Could you copy all of the records below exactly as they appear?

### Source data

# # # # #

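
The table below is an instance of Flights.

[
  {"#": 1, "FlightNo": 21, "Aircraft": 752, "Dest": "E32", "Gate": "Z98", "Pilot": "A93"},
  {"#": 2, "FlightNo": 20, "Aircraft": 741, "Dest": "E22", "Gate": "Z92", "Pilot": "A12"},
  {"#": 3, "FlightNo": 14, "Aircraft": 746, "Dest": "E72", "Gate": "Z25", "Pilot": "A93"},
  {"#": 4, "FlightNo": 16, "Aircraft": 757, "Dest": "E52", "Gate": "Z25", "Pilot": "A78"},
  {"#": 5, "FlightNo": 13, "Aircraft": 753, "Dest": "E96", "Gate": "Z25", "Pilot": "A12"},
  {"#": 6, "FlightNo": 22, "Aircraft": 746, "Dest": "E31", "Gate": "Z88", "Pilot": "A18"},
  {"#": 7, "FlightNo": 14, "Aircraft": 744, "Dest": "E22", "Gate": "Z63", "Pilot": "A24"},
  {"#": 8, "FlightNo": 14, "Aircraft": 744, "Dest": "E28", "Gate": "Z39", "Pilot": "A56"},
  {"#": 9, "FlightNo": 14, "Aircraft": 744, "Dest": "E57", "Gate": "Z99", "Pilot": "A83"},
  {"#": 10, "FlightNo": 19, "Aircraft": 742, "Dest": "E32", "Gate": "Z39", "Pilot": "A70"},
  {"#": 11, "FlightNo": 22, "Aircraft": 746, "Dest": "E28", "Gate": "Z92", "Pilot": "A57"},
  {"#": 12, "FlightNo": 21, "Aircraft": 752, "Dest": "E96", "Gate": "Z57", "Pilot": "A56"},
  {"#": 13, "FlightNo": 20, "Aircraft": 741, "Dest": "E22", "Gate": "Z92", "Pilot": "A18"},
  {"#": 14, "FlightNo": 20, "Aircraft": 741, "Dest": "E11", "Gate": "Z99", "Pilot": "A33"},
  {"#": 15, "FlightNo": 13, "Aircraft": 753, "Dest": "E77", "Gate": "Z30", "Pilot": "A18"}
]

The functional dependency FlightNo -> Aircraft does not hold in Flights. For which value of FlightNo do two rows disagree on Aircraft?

14

FlightNo=21: rows 1, 12 → Aircraft = 752, 752 ✓
FlightNo=20: rows 2, 13, 14 → Aircraft = 741, 741, 741 ✓
FlightNo=14: rows 3, 7, 8, 9 → Aircraft takes values {746, 744} — violation
FlightNo=16: row 4 → Aircraft = 757 ✓
FlightNo=13: rows 5, 15 → Aircraft = 753, 753 ✓
FlightNo=22: rows 6, 11 → Aircraft = 746, 746 ✓
FlightNo=19: row 10 → Aircraft = 742 ✓
The only FlightNo value with inconsistent Aircraft is FlightNo=14.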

# # # # #

### Task output
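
The table below is an instance of Flights.

[
  {"#": 1, "FlightNo": 21, "Aircraft": 752, "Dest": "E32", "Gate": "Z98", "Pilot": "A93"},
  {"#": 2, "FlightNo": 20, "Aircraft": 741, "Dest": "E22", "Gate": "Z92", "Pilot": "A12"},
  {"#": 3, "FlightNo": 14, "Aircraft": 746, "Dest": "E72", "Gate": "Z25", "Pilot": "A93"},
  {"#": 4, "FlightNo": 16, "Aircraft": 757, "Dest": "E52", "Gate": "Z25", "Pilot": "A78"},
  {"#": 5, "FlightNo": 13, "Aircraft": 753, "Dest": "E96", "Gate": "Z25", "Pilot": "A12"},
  {"#": 6, "FlightNo": 22, "Aircraft": 746, "Dest": "E31", "Gate": "Z88", "Pilot": "A18"},
  {"#": 7, "FlightNo": 14, "Aircraft": 744, "Dest": "E22", "Gate": "Z63", "Pilot": "A24"},
  {"#": 8, "FlightNo": 14, "Aircraft": 744, "Dest": "E28", "Gate": "Z39", "Pilot": "A56"},
  {"#": 9, "FlightNo": 14, "Aircraft": 744, "Dest": "E57", "Gate": "Z99", "Pilot": "A83"},
  {"#": 10, "FlightNo": 19, "Aircraft": 742, "Dest": "E32", "Gate": "Z39", "Pilot": "A70"},
  {"#": 11, "FlightNo": 22, "Aircraft": 746, "Dest": "E28", "Gate": "Z92", "Pilot": "A57"},
  {"#": 12, "FlightNo": 21, "Aircraft": 752, "Dest": "E96", "Gate": "Z57", "Pilot": "A56"},
  {"#": 13, "FlightNo": 20, "Aircraft": 741, "Dest": "E22", "Gate": "Z92", "Pilot": "A18"},
  {"#": 14, "FlightNo": 20, "Aircraft": 741, "Dest": "E11", "Gate": "Z99", "Pilot": "A33"},
  {"#": 15, "FlightNo": 13, "Aircraft": 753, "Dest": "E77", "Gate": "Z30", "Pilot": "A18"}
]

The functional dependency FlightNo -> Aircraft does not hold in Flights. For which value of FlightNo do two rows disagree on Aircraft?

14

FlightNo=21: rows 1, 12 → Aircraft = 752, 752 ✓
FlightNo=20: rows 2, 13, 14 → Aircraft = 741, 741, 741 ✓
FlightNo=14: rows 3, 7, 8, 9 → Aircraft takes values {746, 744} — violation
FlightNo=16: row 4 → Aircraft = 757 ✓
FlightNo=13: rows 5, 15 → Aircraft = 753, 753 ✓
FlightNo=22: rows 6, 11 → Aircraft = 746, 746 ✓
FlightNo=19: row 10 → Aircraft = 742 ✓
The only FlightNo value with inconsistent Aircraft is FlightNo=14.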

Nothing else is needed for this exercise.